# Task prompt
Reproduce the following entries exactly, leaving nothing out.

Input records: Begin

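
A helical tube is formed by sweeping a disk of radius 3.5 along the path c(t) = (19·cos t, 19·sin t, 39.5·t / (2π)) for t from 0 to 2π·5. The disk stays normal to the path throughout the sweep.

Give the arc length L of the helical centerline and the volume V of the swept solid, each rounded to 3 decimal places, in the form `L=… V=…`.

2πR = 2π·19 = 119.380521
per-turn = √(119.380521² + 39.5²) = √(14251.7088 + 1560.25) = √15811.9588 = 125.745611
L = 5 × 125.745611 = 628.728056
V = π·3.5² × L = 38.484510 × 628.728056 = 24196.291177

L=628.728 V=24196.291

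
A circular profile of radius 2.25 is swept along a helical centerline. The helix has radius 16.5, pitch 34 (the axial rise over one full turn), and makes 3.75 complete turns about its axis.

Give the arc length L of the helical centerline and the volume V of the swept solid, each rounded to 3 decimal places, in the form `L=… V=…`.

2πR = 2π·16.5 = 103.672558
per-turn = √(103.672558² + 34²) = √(10747.9992 + 1156) = √11903.9992 = 109.105450
L = 3.75 × 109.105450 = 409.145437
V = π·2.25² × L = 15.904313 × 409.145437 = 6507.177015

L=409.145 V=6507.177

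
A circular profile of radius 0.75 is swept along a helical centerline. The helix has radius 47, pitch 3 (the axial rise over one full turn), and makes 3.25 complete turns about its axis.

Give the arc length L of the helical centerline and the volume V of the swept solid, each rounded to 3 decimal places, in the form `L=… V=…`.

L=959.806 V=1696.117

2πR = 2π·47 = 295.309709
per-turn = √(295.309709² + 3²) = √(87207.8245 + 9) = √87216.8245 = 295.324947
L = 3.25 × 295.324947 = 959.806079
V = π·0.75² × L = 1.767146 × 959.806079 = 1696.117346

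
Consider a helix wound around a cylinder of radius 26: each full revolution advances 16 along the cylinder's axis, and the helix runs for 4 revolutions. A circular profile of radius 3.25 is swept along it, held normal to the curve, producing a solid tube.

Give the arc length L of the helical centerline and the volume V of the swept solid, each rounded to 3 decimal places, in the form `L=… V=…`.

2πR = 2π·26 = 163.362818
per-turn = √(163.362818² + 16²) = √(26687.4103 + 256) = √26943.4103 = 164.144480
L = 4 × 164.144480 = 656.577920
V = π·3.25² × L = 33.183072 × 656.577920 = 21787.272652

L=656.578 V=21787.273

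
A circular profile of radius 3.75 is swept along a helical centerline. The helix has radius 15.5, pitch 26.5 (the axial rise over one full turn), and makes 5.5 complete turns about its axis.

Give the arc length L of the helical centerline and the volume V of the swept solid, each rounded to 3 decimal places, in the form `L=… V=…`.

L=555.117 V=24524.320

2πR = 2π·15.5 = 97.389372
per-turn = √(97.389372² + 26.5²) = √(9484.6898 + 702.25) = √10186.9398 = 100.930371
L = 5.5 × 100.930371 = 555.117042
V = π·3.75² × L = 44.178647 × 555.117042 = 24524.319652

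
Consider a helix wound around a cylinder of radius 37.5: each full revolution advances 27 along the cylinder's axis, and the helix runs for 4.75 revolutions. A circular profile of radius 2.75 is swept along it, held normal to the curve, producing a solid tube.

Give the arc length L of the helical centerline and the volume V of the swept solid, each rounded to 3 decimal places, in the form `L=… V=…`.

2πR = 2π·37.5 = 235.619449
per-turn = √(235.619449² + 27²) = √(55516.5248 + 729) = √56245.5248 = 237.161390
L = 4.75 × 237.161390 = 1126.516601
V = π·2.75² × L = 23.758294 × 1126.516601 = 26764.113101

L=1126.517 V=26764.113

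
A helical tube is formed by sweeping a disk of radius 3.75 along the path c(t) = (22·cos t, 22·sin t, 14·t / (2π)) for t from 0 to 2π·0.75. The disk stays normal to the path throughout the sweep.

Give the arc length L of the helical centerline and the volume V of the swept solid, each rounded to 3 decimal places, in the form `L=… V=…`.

2πR = 2π·22 = 138.230077
per-turn = √(138.230077² + 14²) = √(19107.5541 + 196) = √19303.5541 = 138.937231
L = 0.75 × 138.937231 = 104.202923
V = π·3.75² × L = 44.178647 × 104.202923 = 4603.544126

L=104.203 V=4603.544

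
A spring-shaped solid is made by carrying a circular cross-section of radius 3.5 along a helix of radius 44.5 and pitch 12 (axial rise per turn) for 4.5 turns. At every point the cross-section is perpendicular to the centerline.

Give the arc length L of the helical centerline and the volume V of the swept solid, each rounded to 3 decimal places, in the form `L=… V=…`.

2πR = 2π·44.5 = 279.601746
per-turn = √(279.601746² + 12²) = √(78177.1365 + 144) = √78321.1365 = 279.859137
L = 4.5 × 279.859137 = 1259.366116
V = π·3.5² × L = 38.484510 × 1259.366116 = 48466.087881

L=1259.366 V=48466.088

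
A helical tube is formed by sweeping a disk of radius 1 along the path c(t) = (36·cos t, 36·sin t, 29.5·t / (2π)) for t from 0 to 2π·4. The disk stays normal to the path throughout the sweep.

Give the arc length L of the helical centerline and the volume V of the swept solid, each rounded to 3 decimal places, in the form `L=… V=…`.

2πR = 2π·36 = 226.194671
per-turn = √(226.194671² + 29.5²) = √(51164.0292 + 870.25) = √52034.2792 = 228.110235
L = 4 × 228.110235 = 912.440939
V = π·1² × L = 3.141593 × 912.440939 = 2866.517751

L=912.441 V=2866.518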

Input records: End

# Your solution
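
A helical tube is formed by sweeping a disk of radius 3.5 along the path c(t) = (19·cos t, 19·sin t, 39.5·t / (2π)) for t from 0 to 2π·5. The disk stays normal to the path throughout the sweep.

Give the arc length L of the helical centerline and the volume V of the swept solid, each rounded to 3 decimal places, in the form `L=… V=…`.

2πR = 2π·19 = 119.380521
per-turn = √(119.380521² + 39.5²) = √(14251.7088 + 1560.25) = √15811.9588 = 125.745611
L = 5 × 125.745611 = 628.728056
V = π·3.5² × L = 38.484510 × 628.728056 = 24196.291177

L=628.728 V=24196.291

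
A circular profile of radius 2.25 is swept along a helical centerline. The helix has radius 16.5, pitch 34 (the axial rise over one full turn), and makes 3.75 complete turns about its axis.

Give the arc length L of the helical centerline and the volume V of the swept solid, each rounded to 3 decimal places, in the form `L=… V=…`.

2πR = 2π·16.5 = 103.672558
per-turn = √(103.672558² + 34²) = √(10747.9992 + 1156) = √11903.9992 = 109.105450
L = 3.75 × 109.105450 = 409.145437
V = π·2.25² × L = 15.904313 × 409.145437 = 6507.177015

L=409.145 V=6507.177

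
A circular profile of radius 0.75 is swept along a helical centerline. The helix has radius 47, pitch 3 (the axial rise over one full turn), and makes 3.25 complete turns about its axis.

Give the arc length L of the helical centerline and the volume V of the swept solid, each rounded to 3 decimal places, in the form `L=… V=…`.

L=959.806 V=1696.117

2πR = 2π·47 = 295.309709
per-turn = √(295.309709² + 3²) = √(87207.8245 + 9) = √87216.8245 = 295.324947
L = 3.25 × 295.324947 = 959.806079
V = π·0.75² × L = 1.767146 × 959.806079 = 1696.117346

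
Consider a helix wound around a cylinder of radius 26: each full revolution advances 16 along the cylinder's axis, and the helix runs for 4 revolutions. A circular profile of radius 3.25 is swept along it, held normal to the curve, producing a solid tube.

Give the arc length L of the helical centerline and the volume V of the swept solid, each rounded to 3 decimal places, in the form `L=… V=…`.

2πR = 2π·26 = 163.362818
per-turn = √(163.362818² + 16²) = √(26687.4103 + 256) = √26943.4103 = 164.144480
L = 4 × 164.144480 = 656.577920
V = π·3.25² × L = 33.183072 × 656.577920 = 21787.272652

L=656.578 V=21787.273

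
A circular profile of radius 3.75 is swept along a helical centerline. The helix has radius 15.5, pitch 26.5 (the axial rise over one full turn), and makes 5.5 complete turns about its axis.

Give the arc length L of the helical centerline and the volume V of the swept solid, each rounded to 3 decimal places, in the form `L=… V=…`.

L=555.117 V=24524.320

2πR = 2π·15.5 = 97.389372
per-turn = √(97.389372² + 26.5²) = √(9484.6898 + 702.25) = √10186.9398 = 100.930371
L = 5.5 × 100.930371 = 555.117042
V = π·3.75² × L = 44.178647 × 555.117042 = 24524.319652

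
Consider a helix wound around a cylinder of radius 37.5: each full revolution advances 27 along the cylinder's axis, and the helix runs for 4.75 revolutions. A circular profile of radius 2.75 is swept along it, held normal to the curve, producing a solid tube.

Give the arc length L of the helical centerline and the volume V of the swept solid, each rounded to 3 decimal places, in the form `L=… V=…`.

2πR = 2π·37.5 = 235.619449
per-turn = √(235.619449² + 27²) = √(55516.5248 + 729) = √56245.5248 = 237.161390
L = 4.75 × 237.161390 = 1126.516601
V = π·2.75² × L = 23.758294 × 1126.516601 = 26764.113101

L=1126.517 V=26764.113

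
A helical tube is formed by sweeping a disk of radius 3.75 along the path c(t) = (22·cos t, 22·sin t, 14·t / (2π)) for t from 0 to 2π·0.75. The disk stays normal to the path throughout the sweep.

Give the arc length L of the helical centerline and the volume V of the swept solid, each rounded to 3 decimal places, in the form `L=… V=…`.

2πR = 2π·22 = 138.230077
per-turn = √(138.230077² + 14²) = √(19107.5541 + 196) = √19303.5541 = 138.937231
L = 0.75 × 138.937231 = 104.202923
V = π·3.75² × L = 44.178647 × 104.202923 = 4603.544126

L=104.203 V=4603.544

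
A spring-shaped solid is made by carrying a circular cross-section of radius 3.5 along a helix of radius 44.5 and pitch 12 (axial rise per turn) for 4.5 turns. At every point the cross-section is perpendicular to the centerline.

Give the arc length L of the helical centerline and the volume V of the swept solid, each rounded to 3 decimal places, in the form `L=… V=…`.

2πR = 2π·44.5 = 279.601746
per-turn = √(279.601746² + 12²) = √(78177.1365 + 144) = √78321.1365 = 279.859137
L = 4.5 × 279.859137 = 1259.366116
V = π·3.5² × L = 38.484510 × 1259.366116 = 48466.087881

L=1259.366 V=48466.088

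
A helical tube is formed by sweeping a disk of radius 1 along the path c(t) = (36·cos t, 36·sin t, 29.5·t / (2π)) for t from 0 to 2π·4. The disk stays normal to the path throughout the sweep.

Give the arc length L of the helical centerline and the volume V of the swept solid, each rounded to 3 decimal places, in the form `L=… V=…`.

2πR = 2π·36 = 226.194671
per-turn = √(226.194671² + 29.5²) = √(51164.0292 + 870.25) = √52034.2792 = 228.110235
L = 4 × 228.110235 = 912.440939
V = π·1² × L = 3.141593 × 912.440939 = 2866.517751

L=912.441 V=2866.518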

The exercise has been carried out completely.